Work task: The material below contains a line with "name of [Os(acac)(NH₃)₂(phen)][Ni(bipy)Cl₃(NCS)]?" and a line with "K₄[Cr(CN)₃F₂(OH)]". Copy exactly those two lines and all lines between them.

Exercise inputs:
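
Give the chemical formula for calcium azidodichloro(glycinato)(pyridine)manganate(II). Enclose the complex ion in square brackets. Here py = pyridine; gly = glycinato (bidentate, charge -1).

Ligands: 1 pyridine (py, neutral), 2 chloro (Cl, -1), 1 glycinato (gly, -1), 1 azido (N3, -1). Ligand charge sum = -4.
With Mn in oxidation state +2, the complex ion is [Mn...]^2−.
Charge balance with calcium (+2) requires 1 complex ion per 1 calcium.

Ca[MnCl2(gly)(N3)(py)]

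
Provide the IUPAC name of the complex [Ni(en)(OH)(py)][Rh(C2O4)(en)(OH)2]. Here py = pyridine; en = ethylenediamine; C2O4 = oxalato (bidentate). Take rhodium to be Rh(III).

(ethylenediamine)hydroxo(pyridine)nickel(II) (ethylenediamine)dihydroxooxalatorhodate(III)

Both ions are complex: the cation is named first with the plain metal name, the anion second with the -ate form; each ion's ligands are alphabetised independently.
Rh is given as +3; the anion's ligand charges sum to -4, so the complex anion is 1−.
A 1:1 salt means the cation carries the equal and opposite charge, 1+.
Cation: ligand charges sum to -1; for the ion to be 1+, Ni = +2.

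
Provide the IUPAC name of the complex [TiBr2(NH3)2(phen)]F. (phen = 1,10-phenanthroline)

The 1 fluoride counter-ion carries a total charge of -1, so each complex ion is 1+.
Ligand charges: 2×bromo (-1 each), 1×1,10-phenanthroline (neutral), 2×ammine (neutral); total -2. So Ti + (-2) = 1+, giving Ti = +3.
Ligands are named alphabetically: ammine before bromo before phenanthroline.

diamminedibromo(1,10-phenanthroline)titanium(III) fluoride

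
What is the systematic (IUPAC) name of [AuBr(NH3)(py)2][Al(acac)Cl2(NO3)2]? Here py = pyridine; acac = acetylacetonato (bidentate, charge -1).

Aluminium is always +3 in its complexes; the anion's ligand charges sum to -5, so the complex anion is 2−.
A 1:1 salt means the cation carries the equal and opposite charge, 2+.
Cation: ligand charges sum to -1; for the ion to be 2+, Au = +3.

amminebromobis(pyridine)gold(III) (acetylacetonato)dichlorodinitratoaluminate(III)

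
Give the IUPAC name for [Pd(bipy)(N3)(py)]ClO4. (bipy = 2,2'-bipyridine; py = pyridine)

The 1 perchlorate counter-ion carries a total charge of -1, so each complex ion is 1+.
Ligand charges: 1×azido (-1 each), 1×2,2'-bipyridine (neutral), 1×pyridine (neutral); total -1. So Pd + (-1) = 1+, giving Pd = +2.
Ligands are named alphabetically: azido before bipyridine before pyridine.

azido(2,2'-bipyridine)(pyridine)palladium(II) perchlorate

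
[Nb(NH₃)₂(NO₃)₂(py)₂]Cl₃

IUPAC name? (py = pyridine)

The 3 chloride counter-ions carry a total charge of -3, so each complex ion is 3+.
Ligand charges: 2×ammine (neutral), 2×pyridine (neutral), 2×nitrato (-1 each); total -2. So Nb + (-2) = 3+, giving Nb = +5.
Ligands are named alphabetically: ammine before nitrato before pyridine.

diamminedinitratobis(pyridine)niobium(V) chloride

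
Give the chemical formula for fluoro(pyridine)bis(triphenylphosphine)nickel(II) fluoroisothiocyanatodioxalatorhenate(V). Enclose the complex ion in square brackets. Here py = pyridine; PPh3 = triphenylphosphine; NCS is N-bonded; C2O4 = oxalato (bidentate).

[NiF(PPh3)2(py)][Re(C2O4)2F(NCS)]

Cation [Ni…]: ligand charges -1, Ni(II) ⇒ ion charge 1+.
Anion [Re…]: ligand charges -6, Re(V) ⇒ ion charge 1−.
One 1+ cation balances one 1− anion.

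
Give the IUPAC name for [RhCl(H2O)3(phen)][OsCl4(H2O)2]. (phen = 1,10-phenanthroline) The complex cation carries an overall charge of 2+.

Both ions are complex: the cation is named first with the plain metal name, the anion second with the -ate form; each ion's ligands are alphabetised independently.
The complex cation is given as 2+; its ligand charges sum to -1, so Rh = +3.
A 1:1 salt means the anion carries the equal and opposite charge, 2−.
Anion: ligand charges sum to -4; for the ion to be 2−, Os = +2.

triaquachloro(1,10-phenanthroline)rhodium(III) diaquatetrachloroosmate(II)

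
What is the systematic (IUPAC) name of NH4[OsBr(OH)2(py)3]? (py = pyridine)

The 1 ammonium counter-ion carries a total charge of +1, so each complex ion is 1−.
Ligand charges: 1×bromo (-1 each), 2×hydroxo (-1 each), 3×pyridine (neutral); total -3. So Os + (-3) = 1−, giving Os = +2.
Ligands are named alphabetically: bromo before hydroxo before pyridine.
The complex ion is anionic, so osmium takes the -ate form osmate(II).

ammonium bromodihydroxotris(pyridine)osmate(II)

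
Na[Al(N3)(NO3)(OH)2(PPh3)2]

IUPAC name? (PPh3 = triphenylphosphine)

The 1 sodium counter-ion carries a total charge of +1, so each complex ion is 1−.
Ligand charges: 2×hydroxo (-1 each), 2×triphenylphosphine (neutral), 1×azido (-1 each), 1×nitrato (-1 each); total -4. So Al + (-4) = 1−, giving Al = +3.
The complex ion is anionic, so aluminium takes the -ate form aluminate(III).

sodium azidodihydroxonitratobis(triphenylphosphine)aluminate(III)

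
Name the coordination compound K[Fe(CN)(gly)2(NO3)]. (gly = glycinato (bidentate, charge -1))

potassium cyanobis(glycinato)nitratoferrate(III)

The 1 potassium counter-ion carries a total charge of +1, so each complex ion is 1−.
Ligand charges: 2×glycinato (-1 each), 1×nitrato (-1 each), 1×cyano (-1 each); total -4. So Fe + (-4) = 1−, giving Fe = +3.
The complex ion is anionic, so iron takes the -ate form ferrate(III).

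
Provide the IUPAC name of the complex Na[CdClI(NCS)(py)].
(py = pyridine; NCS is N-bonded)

The 1 sodium counter-ion carries a total charge of +1, so each complex ion is 1−.
Ligand charges: 1×pyridine (neutral), 1×iodo (-1 each), 1×isothiocyanato (-1 each), 1×chloro (-1 each); total -3. So Cd + (-3) = 1−, giving Cd = +2.
The complex ion is anionic, so cadmium takes the -ate form cadmate(II).

sodium chloroiodoisothiocyanato(pyridine)cadmate(II)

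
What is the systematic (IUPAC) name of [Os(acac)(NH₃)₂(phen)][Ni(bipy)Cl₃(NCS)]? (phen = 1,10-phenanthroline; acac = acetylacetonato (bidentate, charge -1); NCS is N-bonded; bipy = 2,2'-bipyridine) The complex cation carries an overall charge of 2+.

Both ions are complex: the cation is named first with the plain metal name, the anion second with the -ate form; each ion's ligands are alphabetised independently.
The complex cation is given as 2+; its ligand charges sum to -1, so Os = +3.
A 1:1 salt means the anion carries the equal and opposite charge, 2−.
Anion: ligand charges sum to -4; for the ion to be 2−, Ni = +2.

(acetylacetonato)diammine(1,10-phenanthroline)osmium(III) (2,2'-bipyridine)trichloroisothiocyanatonickelate(II)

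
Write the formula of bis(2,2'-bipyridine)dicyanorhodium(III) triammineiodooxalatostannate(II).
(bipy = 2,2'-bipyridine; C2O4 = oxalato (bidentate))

[Rh(bipy)2(CN)2][Sn(C2O4)I(NH3)3]

Cation [Rh…]: ligand charges -2, Rh(III) ⇒ ion charge 1+.
Anion [Sn…]: ligand charges -3, Sn(II) ⇒ ion charge 1−.
One 1+ cation balances one 1− anion.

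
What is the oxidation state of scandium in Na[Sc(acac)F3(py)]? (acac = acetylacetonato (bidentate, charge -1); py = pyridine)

1 sodium outside the brackets (+1 each) → the complex ion is 1−.
Ligand charges: 3×F = -3; 1×acac = -1; 1×py neutral; sum -4.
Sc + (-4) = 1− ⇒ Sc is +3.

+3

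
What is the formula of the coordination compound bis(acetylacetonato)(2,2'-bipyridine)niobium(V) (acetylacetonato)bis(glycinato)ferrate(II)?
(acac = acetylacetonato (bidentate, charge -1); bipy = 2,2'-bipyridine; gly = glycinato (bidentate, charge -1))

Cation [Nb…]: ligand charges -2, Nb(V) ⇒ ion charge 3+.
Anion [Fe…]: ligand charges -3, Fe(II) ⇒ ion charge 1−.
One 3+ cation requires 3 of the 1− anion.

[Nb(acac)2(bipy)][Fe(acac)(gly)2]3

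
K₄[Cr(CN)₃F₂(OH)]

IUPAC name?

potassium tricyanodifluorohydroxochromate(II)

The 4 potassium counter-ions carry a total charge of +4, so each complex ion is 4−.
Ligand charges: 3×cyano (-1 each), 1×hydroxo (-1 each), 2×fluoro (-1 each); total -6. So Cr + (-6) = 4−, giving Cr = +2.
Ligands are named alphabetically: cyano before fluoro before hydroxo.
The complex ion is anionic, so chromium takes the -ate form chromate(II).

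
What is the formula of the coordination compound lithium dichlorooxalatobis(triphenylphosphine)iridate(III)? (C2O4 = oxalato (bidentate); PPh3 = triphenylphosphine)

Ligands: 2 chloro (Cl, -1), 1 oxalato (C2O4, -2), 2 triphenylphosphine (PPh3, neutral). Ligand charge sum = -4.
Charge balance with lithium (+1) requires 1 complex ion per 1 lithium.

Li[Ir(C2O4)Cl2(PPh3)2]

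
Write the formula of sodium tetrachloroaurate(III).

Na[AuCl4]

Ligands: 4 chloro (Cl, -1). Ligand charge sum = -4.
With Au in oxidation state +3, the complex ion is [Au...]^1−.
Charge balance with sodium (+1) requires 1 complex ion per 1 sodium.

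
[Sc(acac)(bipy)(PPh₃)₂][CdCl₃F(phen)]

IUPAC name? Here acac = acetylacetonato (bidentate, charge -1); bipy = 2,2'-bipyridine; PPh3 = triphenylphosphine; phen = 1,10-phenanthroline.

(acetylacetonato)(2,2'-bipyridine)bis(triphenylphosphine)scandium(III) trichlorofluoro(1,10-phenanthroline)cadmate(II)

Both ions are complex: the cation is named first with the plain metal name, the anion second with the -ate form; each ion's ligands are alphabetised independently.
Scandium is always +3 in its complexes; the cation's ligand charges sum to -1, so the complex cation is 2+.
A 1:1 salt means the anion carries the equal and opposite charge, 2−.
Anion: ligand charges sum to -4; for the ion to be 2−, Cd = +2.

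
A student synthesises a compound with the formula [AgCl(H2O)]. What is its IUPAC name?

aquachlorosilver(I)

There is no counter-ion, so the complex is neutral overall.
Ligand charges: 1×aqua (neutral), 1×chloro (-1 each); total -1. So Ag + (-1) = 0, giving Ag = +1.
Ligands are named alphabetically: aqua before chloro.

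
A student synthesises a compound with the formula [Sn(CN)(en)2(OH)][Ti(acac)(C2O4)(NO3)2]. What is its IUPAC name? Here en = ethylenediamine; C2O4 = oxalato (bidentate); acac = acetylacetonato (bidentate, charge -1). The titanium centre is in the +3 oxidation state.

cyanobis(ethylenediamine)hydroxotin(IV) (acetylacetonato)dinitratooxalatotitanate(III)

Ti is given as +3; the anion's ligand charges sum to -5, so the complex anion is 2−.
A 1:1 salt means the cation carries the equal and opposite charge, 2+.
Cation: ligand charges sum to -2; for the ion to be 2+, Sn = +4.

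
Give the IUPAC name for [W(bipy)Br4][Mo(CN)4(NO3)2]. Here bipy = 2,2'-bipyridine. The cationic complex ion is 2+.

The complex cation is given as 2+; its ligand charges sum to -4, so W = +6.
A 1:1 salt means the anion carries the equal and opposite charge, 2−.
Anion: ligand charges sum to -6; for the ion to be 2−, Mo = +4.

(2,2'-bipyridine)tetrabromotungsten(VI) tetracyanodinitratomolybdate(IV)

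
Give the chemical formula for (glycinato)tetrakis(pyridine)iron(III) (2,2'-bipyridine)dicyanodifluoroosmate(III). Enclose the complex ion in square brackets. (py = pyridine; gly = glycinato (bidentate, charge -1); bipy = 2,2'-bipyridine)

[Fe(gly)(py)4][Os(bipy)(CN)2F2]2

Cation [Fe…]: ligand charges -1, Fe(III) ⇒ ion charge 2+.
Anion [Os…]: ligand charges -4, Os(III) ⇒ ion charge 1−.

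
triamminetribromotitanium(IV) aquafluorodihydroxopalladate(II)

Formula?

[TiBr3(NH3)3][PdF(H2O)(OH)2]

Cation [Ti…]: ligand charges -3, Ti(IV) ⇒ ion charge 1+.
Anion [Pd…]: ligand charges -3, Pd(II) ⇒ ion charge 1−.
One 1+ cation balances one 1− anion.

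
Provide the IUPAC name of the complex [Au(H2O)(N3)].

There is no counter-ion, so the complex is neutral overall.
Ligand charges: 1×azido (-1 each), 1×aqua (neutral); total -1. So Au + (-1) = 0, giving Au = +1.
Ligands are named alphabetically: aqua before azido.

aquaazidogold(I)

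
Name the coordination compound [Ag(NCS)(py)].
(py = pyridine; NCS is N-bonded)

There is no counter-ion, so the complex is neutral overall.
Ligand charges: 1×pyridine (neutral), 1×isothiocyanato (-1 each); total -1. So Ag + (-1) = 0, giving Ag = +1.
Ligands are named alphabetically: isothiocyanato before pyridine.

isothiocyanato(pyridine)silver(I)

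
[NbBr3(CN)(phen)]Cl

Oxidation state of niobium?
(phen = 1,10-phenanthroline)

1 chloride outside the brackets (-1 each) → the complex ion is 1+.
Ligand charges: 1×CN = -1; 1×phen neutral; 3×Br = -3; sum -4.
Nb + (-4) = 1+ ⇒ Nb is +5.

+5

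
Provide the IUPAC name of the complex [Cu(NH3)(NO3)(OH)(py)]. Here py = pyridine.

There is no counter-ion, so the complex is neutral overall.
Ligand charges: 1×pyridine (neutral), 1×nitrato (-1 each), 1×ammine (neutral), 1×hydroxo (-1 each); total -2. So Cu + (-2) = 0, giving Cu = +2.
Ligands are named alphabetically: ammine before hydroxo before nitrato before pyridine.

amminehydroxonitrato(pyridine)copper(II)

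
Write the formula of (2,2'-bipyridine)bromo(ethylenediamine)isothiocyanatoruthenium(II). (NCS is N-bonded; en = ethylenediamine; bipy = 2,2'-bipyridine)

[Ru(bipy)Br(en)(NCS)]

Ligands: 1 isothiocyanato (NCS, -1), 1 ethylenediamine (en, neutral), 1 bromo (Br, -1), 1 2,2'-bipyridine (bipy, neutral). Ligand charge sum = -2.
With Ru in oxidation state +2, the complex ion is [Ru...].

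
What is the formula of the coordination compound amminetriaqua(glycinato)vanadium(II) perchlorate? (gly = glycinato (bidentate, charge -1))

Ligands: 3 aqua (H2O, neutral), 1 ammine (NH3, neutral), 1 glycinato (gly, -1). Ligand charge sum = -1.
With V in oxidation state +2, the complex ion is [V...]^1+.
Charge balance with perchlorate (-1) requires 1 complex ion per 1 perchlorate.

[V(gly)(H2O)3(NH3)]ClO4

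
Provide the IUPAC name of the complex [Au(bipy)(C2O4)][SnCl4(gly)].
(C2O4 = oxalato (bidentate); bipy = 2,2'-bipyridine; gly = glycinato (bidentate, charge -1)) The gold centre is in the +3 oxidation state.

(2,2'-bipyridine)oxalatogold(III) tetrachloro(glycinato)stannate(IV)

Au is given as +3; the cation's ligand charges sum to -2, so the complex cation is 1+.
A 1:1 salt means the anion carries the equal and opposite charge, 1−.
Anion: ligand charges sum to -5; for the ion to be 1−, Sn = +4.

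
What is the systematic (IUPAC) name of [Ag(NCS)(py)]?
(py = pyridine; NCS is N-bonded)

isothiocyanato(pyridine)silver(I)

There is no counter-ion, so the complex is neutral overall.
Ligand charges: 1×pyridine (neutral), 1×isothiocyanato (-1 each); total -1. So Ag + (-1) = 0, giving Ag = +1.
Ligands are named alphabetically: isothiocyanato before pyridine.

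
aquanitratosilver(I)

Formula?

[Ag(H2O)(NO3)]

Ligands: 1 nitrato (NO3, -1), 1 aqua (H2O, neutral). Ligand charge sum = -1.
With Ag in oxidation state +1, the complex ion is [Ag...].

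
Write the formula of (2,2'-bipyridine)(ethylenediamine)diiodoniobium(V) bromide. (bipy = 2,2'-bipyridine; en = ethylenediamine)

[Nb(bipy)(en)I2]Br3

Ligands: 2 iodo (I, -1), 1 2,2'-bipyridine (bipy, neutral), 1 ethylenediamine (en, neutral). Ligand charge sum = -2.
With Nb in oxidation state +5, the complex ion is [Nb...]^3+.
Charge balance with bromide (-1) requires 1 complex ion per 3 bromide.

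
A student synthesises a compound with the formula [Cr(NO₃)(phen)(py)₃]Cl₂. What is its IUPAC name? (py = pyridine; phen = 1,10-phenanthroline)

nitrato(1,10-phenanthroline)tris(pyridine)chromium(III) chloride

The 2 chloride counter-ions carry a total charge of -2, so each complex ion is 2+.
Ligand charges: 3×pyridine (neutral), 1×nitrato (-1 each), 1×1,10-phenanthroline (neutral); total -1. So Cr + (-1) = 2+, giving Cr = +3.
Ligands are named alphabetically: nitrato before phenanthroline before pyridine.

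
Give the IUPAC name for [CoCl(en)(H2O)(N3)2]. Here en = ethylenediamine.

aquadiazidochloro(ethylenediamine)cobalt(III)

There is no counter-ion, so the complex is neutral overall.
Ligand charges: 1×ethylenediamine (neutral), 2×azido (-1 each), 1×chloro (-1 each), 1×aqua (neutral); total -3. So Co + (-3) = 0, giving Co = +3.
Ligands are named alphabetically: aqua before azido before chloro before ethylenediamine.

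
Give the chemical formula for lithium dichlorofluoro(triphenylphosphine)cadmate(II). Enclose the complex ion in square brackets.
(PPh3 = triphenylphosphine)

Ligands: 2 chloro (Cl, -1), 1 triphenylphosphine (PPh3, neutral), 1 fluoro (F, -1). Ligand charge sum = -3.
Charge balance with lithium (+1) requires 1 complex ion per 1 lithium.

Li[CdCl2F(PPh3)]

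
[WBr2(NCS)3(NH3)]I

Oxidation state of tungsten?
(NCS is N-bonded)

+6

1 iodide outside the brackets (-1 each) → the complex ion is 1+.
Ligand charges: 3×NCS = -3; 1×NH3 neutral; 2×Br = -2; sum -5.
W + (-5) = 1+ ⇒ W is +6.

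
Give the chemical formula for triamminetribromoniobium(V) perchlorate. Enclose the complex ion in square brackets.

Ligands: 3 ammine (NH3, neutral), 3 bromo (Br, -1). Ligand charge sum = -3.
Charge balance with perchlorate (-1) requires 1 complex ion per 2 perchlorate.

[NbBr3(NH3)3](ClO4)2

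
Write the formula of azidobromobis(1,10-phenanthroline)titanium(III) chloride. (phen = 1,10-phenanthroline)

[TiBr(N3)(phen)2]Cl

Ligands: 2 1,10-phenanthroline (phen, neutral), 1 azido (N3, -1), 1 bromo (Br, -1). Ligand charge sum = -2.
With Ti in oxidation state +3, the complex ion is [Ti...]^1+.
Charge balance with chloride (-1) requires 1 complex ion per 1 chloride.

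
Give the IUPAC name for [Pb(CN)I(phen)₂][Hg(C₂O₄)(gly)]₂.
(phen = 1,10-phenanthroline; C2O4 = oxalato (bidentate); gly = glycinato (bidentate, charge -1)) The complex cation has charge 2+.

cyanoiodobis(1,10-phenanthroline)lead(IV) (glycinato)oxalatomercurate(II)

Both ions are complex: the cation is named first with the plain metal name, the anion second with the -ate form; each ion's ligands are alphabetised independently.
The complex cation is given as 2+; its ligand charges sum to -2, so Pb = +4.
With 2 anions per cation, each anion must be 2/2 = 1−.
Anion: ligand charges sum to -3; for the ion to be 1−, Hg = +2.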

Answer space:
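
What is the systematic (IUPAC) name of [Os(acac)(NH₃)₂(phen)][Ni(bipy)Cl₃(NCS)]? (phen = 1,10-phenanthroline; acac = acetylacetonato (bidentate, charge -1); NCS is N-bonded; bipy = 2,2'-bipyridine) The complex cation carries an overall charge of 2+.

Both ions are complex: the cation is named first with the plain metal name, the anion second with the -ate form; each ion's ligands are alphabetised independently.
The complex cation is given as 2+; its ligand charges sum to -1, so Os = +3.
A 1:1 salt means the anion carries the equal and opposite charge, 2−.
Anion: ligand charges sum to -4; for the ion to be 2−, Ni = +2.

(acetylacetonato)diammine(1,10-phenanthroline)osmium(III) (2,2'-bipyridine)trichloroisothiocyanatonickelate(II)

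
Write the formula of bis(2,2'-bipyridine)dicyanorhodium(III) triammineiodooxalatostannate(II).
(bipy = 2,2'-bipyridine; C2O4 = oxalato (bidentate))

[Rh(bipy)2(CN)2][Sn(C2O4)I(NH3)3]

Cation [Rh…]: ligand charges -2, Rh(III) ⇒ ion charge 1+.
Anion [Sn…]: ligand charges -3, Sn(II) ⇒ ion charge 1−.
One 1+ cation balances one 1− anion.

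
What is the oxidation state of scandium in Na[Sc(acac)F3(py)]? (acac = acetylacetonato (bidentate, charge -1); py = pyridine)

1 sodium outside the brackets (+1 each) → the complex ion is 1−.
Ligand charges: 3×F = -3; 1×acac = -1; 1×py neutral; sum -4.
Sc + (-4) = 1− ⇒ Sc is +3.

+3

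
What is the formula of the coordination compound bis(acetylacetonato)(2,2'-bipyridine)niobium(V) (acetylacetonato)bis(glycinato)ferrate(II)?
(acac = acetylacetonato (bidentate, charge -1); bipy = 2,2'-bipyridine; gly = glycinato (bidentate, charge -1))

Cation [Nb…]: ligand charges -2, Nb(V) ⇒ ion charge 3+.
Anion [Fe…]: ligand charges -3, Fe(II) ⇒ ion charge 1−.
One 3+ cation requires 3 of the 1− anion.

[Nb(acac)2(bipy)][Fe(acac)(gly)2]3

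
K₄[Cr(CN)₃F₂(OH)]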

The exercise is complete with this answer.